● **Work task**:
Below are some records; output all of them exactly as they read.

[Stored items]
——————————

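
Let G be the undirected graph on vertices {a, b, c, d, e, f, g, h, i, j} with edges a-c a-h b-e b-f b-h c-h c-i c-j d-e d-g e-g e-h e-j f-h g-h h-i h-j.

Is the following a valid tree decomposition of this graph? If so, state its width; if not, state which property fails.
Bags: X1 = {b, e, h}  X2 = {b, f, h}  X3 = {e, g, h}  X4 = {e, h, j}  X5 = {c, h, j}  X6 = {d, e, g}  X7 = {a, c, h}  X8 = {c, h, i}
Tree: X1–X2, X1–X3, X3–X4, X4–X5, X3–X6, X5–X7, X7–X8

Yes; width 2.

Vertex coverage: the bags together contain {a, b, c, d, e, f, g, h, i, j}, the full vertex set. Edge coverage: each edge of G has both endpoints in at least one bag. Running intersection: for every vertex, the bags containing it form a connected subtree. All three properties hold, so this is a valid tree decomposition of width max|bag| − 1 = 2, and hence tw(G) ≤ 2.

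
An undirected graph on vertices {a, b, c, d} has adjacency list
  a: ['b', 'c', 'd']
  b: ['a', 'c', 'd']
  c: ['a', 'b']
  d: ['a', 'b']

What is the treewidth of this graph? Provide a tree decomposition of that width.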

——————————

● **Answer to the exercise**:
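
Let G be the undirected graph on vertices {a, b, c, d, e, f, g, h, i, j} with edges a-c a-h b-e b-f b-h c-h c-i c-j d-e d-g e-g e-h e-j f-h g-h h-i h-j.

Is the following a valid tree decomposition of this graph? If so, state its width; if not, state which property fails.
Bags: X1 = {b, e, h}  X2 = {b, f, h}  X3 = {e, g, h}  X4 = {e, h, j}  X5 = {c, h, j}  X6 = {d, e, g}  X7 = {a, c, h}  X8 = {c, h, i}
Tree: X1–X2, X1–X3, X3–X4, X4–X5, X3–X6, X5–X7, X7–X8

Yes; width 2.

Vertex coverage: the bags together contain {a, b, c, d, e, f, g, h, i, j}, the full vertex set. Edge coverage: each edge of G has both endpoints in at least one bag. Running intersection: for every vertex, the bags containing it form a connected subtree. All three properties hold, so this is a valid tree decomposition of width max|bag| − 1 = 2, and hence tw(G) ≤ 2.

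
An undirected graph on vertices {a, b, c, d} has adjacency list
  a: ['b', 'c', 'd']
  b: ['a', 'c', 'd']
  c: ['a', 'b']
  d: ['a', 'b']

What is the treewidth of this graph? Provide a tree decomposition of that width.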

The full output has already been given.